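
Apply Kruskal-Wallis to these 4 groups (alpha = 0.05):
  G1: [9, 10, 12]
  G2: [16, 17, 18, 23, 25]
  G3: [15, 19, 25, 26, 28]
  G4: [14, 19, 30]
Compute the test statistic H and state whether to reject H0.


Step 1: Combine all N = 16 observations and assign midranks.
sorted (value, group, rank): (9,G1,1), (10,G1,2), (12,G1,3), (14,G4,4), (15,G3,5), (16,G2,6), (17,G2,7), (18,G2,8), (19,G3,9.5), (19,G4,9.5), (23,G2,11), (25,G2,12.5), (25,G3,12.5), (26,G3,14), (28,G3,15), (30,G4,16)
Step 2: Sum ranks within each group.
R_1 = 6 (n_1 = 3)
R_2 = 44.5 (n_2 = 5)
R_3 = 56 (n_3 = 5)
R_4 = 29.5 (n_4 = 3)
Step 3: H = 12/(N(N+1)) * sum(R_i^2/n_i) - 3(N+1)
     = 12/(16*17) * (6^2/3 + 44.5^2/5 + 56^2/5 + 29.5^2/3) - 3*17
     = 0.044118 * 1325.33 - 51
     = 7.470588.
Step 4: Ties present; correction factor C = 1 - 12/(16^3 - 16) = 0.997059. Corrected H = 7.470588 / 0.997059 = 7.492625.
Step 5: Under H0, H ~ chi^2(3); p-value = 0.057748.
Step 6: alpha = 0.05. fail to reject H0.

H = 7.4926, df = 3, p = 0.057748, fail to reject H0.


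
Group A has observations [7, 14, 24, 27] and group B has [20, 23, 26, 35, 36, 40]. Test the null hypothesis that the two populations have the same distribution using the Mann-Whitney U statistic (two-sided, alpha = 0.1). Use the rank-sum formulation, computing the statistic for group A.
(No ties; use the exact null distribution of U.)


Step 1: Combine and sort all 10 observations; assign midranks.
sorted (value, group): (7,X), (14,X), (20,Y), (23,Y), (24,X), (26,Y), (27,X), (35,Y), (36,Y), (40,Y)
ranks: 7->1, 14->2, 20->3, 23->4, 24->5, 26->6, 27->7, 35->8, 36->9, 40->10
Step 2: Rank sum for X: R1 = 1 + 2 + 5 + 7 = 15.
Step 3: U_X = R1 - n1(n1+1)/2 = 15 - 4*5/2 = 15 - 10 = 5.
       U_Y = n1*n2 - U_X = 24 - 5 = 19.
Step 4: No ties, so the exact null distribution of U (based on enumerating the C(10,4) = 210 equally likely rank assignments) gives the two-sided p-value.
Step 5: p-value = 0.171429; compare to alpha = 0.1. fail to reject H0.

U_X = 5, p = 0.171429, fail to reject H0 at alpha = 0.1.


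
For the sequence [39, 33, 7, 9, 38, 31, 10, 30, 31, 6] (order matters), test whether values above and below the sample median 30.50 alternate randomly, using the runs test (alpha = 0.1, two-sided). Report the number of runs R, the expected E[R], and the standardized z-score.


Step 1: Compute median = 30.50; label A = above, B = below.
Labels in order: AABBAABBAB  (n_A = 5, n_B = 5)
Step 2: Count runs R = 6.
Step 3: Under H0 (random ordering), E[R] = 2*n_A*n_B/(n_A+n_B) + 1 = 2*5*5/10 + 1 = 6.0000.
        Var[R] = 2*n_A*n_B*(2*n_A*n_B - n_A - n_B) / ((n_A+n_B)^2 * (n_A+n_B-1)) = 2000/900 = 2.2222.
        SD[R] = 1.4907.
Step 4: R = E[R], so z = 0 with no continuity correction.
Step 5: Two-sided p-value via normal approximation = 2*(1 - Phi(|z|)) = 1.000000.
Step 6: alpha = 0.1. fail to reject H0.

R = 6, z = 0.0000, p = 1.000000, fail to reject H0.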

○ ○ ○ ○ ○

__What you are asked to do__
What is needed here is an exact copy of all the entries.

__Written answer__
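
Apply Kruskal-Wallis to these 4 groups (alpha = 0.05):
  G1: [9, 10, 12]
  G2: [16, 17, 18, 23, 25]
  G3: [15, 19, 25, 26, 28]
  G4: [14, 19, 30]
Compute the test statistic H and state whether to reject H0.


Step 1: Combine all N = 16 observations and assign midranks.
sorted (value, group, rank): (9,G1,1), (10,G1,2), (12,G1,3), (14,G4,4), (15,G3,5), (16,G2,6), (17,G2,7), (18,G2,8), (19,G3,9.5), (19,G4,9.5), (23,G2,11), (25,G2,12.5), (25,G3,12.5), (26,G3,14), (28,G3,15), (30,G4,16)
Step 2: Sum ranks within each group.
R_1 = 6 (n_1 = 3)
R_2 = 44.5 (n_2 = 5)
R_3 = 56 (n_3 = 5)
R_4 = 29.5 (n_4 = 3)
Step 3: H = 12/(N(N+1)) * sum(R_i^2/n_i) - 3(N+1)
     = 12/(16*17) * (6^2/3 + 44.5^2/5 + 56^2/5 + 29.5^2/3) - 3*17
     = 0.044118 * 1325.33 - 51
     = 7.470588.
Step 4: Ties present; correction factor C = 1 - 12/(16^3 - 16) = 0.997059. Corrected H = 7.470588 / 0.997059 = 7.492625.
Step 5: Under H0, H ~ chi^2(3); p-value = 0.057748.
Step 6: alpha = 0.05. fail to reject H0.

H = 7.4926, df = 3, p = 0.057748, fail to reject H0.


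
Group A has observations [7, 14, 24, 27] and group B has [20, 23, 26, 35, 36, 40]. Test the null hypothesis that the two populations have the same distribution using the Mann-Whitney U statistic (two-sided, alpha = 0.1). Use the rank-sum formulation, computing the statistic for group A.
(No ties; use the exact null distribution of U.)


Step 1: Combine and sort all 10 observations; assign midranks.
sorted (value, group): (7,X), (14,X), (20,Y), (23,Y), (24,X), (26,Y), (27,X), (35,Y), (36,Y), (40,Y)
ranks: 7->1, 14->2, 20->3, 23->4, 24->5, 26->6, 27->7, 35->8, 36->9, 40->10
Step 2: Rank sum for X: R1 = 1 + 2 + 5 + 7 = 15.
Step 3: U_X = R1 - n1(n1+1)/2 = 15 - 4*5/2 = 15 - 10 = 5.
       U_Y = n1*n2 - U_X = 24 - 5 = 19.
Step 4: No ties, so the exact null distribution of U (based on enumerating the C(10,4) = 210 equally likely rank assignments) gives the two-sided p-value.
Step 5: p-value = 0.171429; compare to alpha = 0.1. fail to reject H0.

U_X = 5, p = 0.171429, fail to reject H0 at alpha = 0.1.


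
For the sequence [39, 33, 7, 9, 38, 31, 10, 30, 31, 6] (order matters), test whether values above and below the sample median 30.50 alternate randomly, using the runs test (alpha = 0.1, two-sided). Report the number of runs R, the expected E[R], and the standardized z-score.


Step 1: Compute median = 30.50; label A = above, B = below.
Labels in order: AABBAABBAB  (n_A = 5, n_B = 5)
Step 2: Count runs R = 6.
Step 3: Under H0 (random ordering), E[R] = 2*n_A*n_B/(n_A+n_B) + 1 = 2*5*5/10 + 1 = 6.0000.
        Var[R] = 2*n_A*n_B*(2*n_A*n_B - n_A - n_B) / ((n_A+n_B)^2 * (n_A+n_B-1)) = 2000/900 = 2.2222.
        SD[R] = 1.4907.
Step 4: R = E[R], so z = 0 with no continuity correction.
Step 5: Two-sided p-value via normal approximation = 2*(1 - Phi(|z|)) = 1.000000.
Step 6: alpha = 0.1. fail to reject H0.

R = 6, z = 0.0000, p = 1.000000, fail to reject H0.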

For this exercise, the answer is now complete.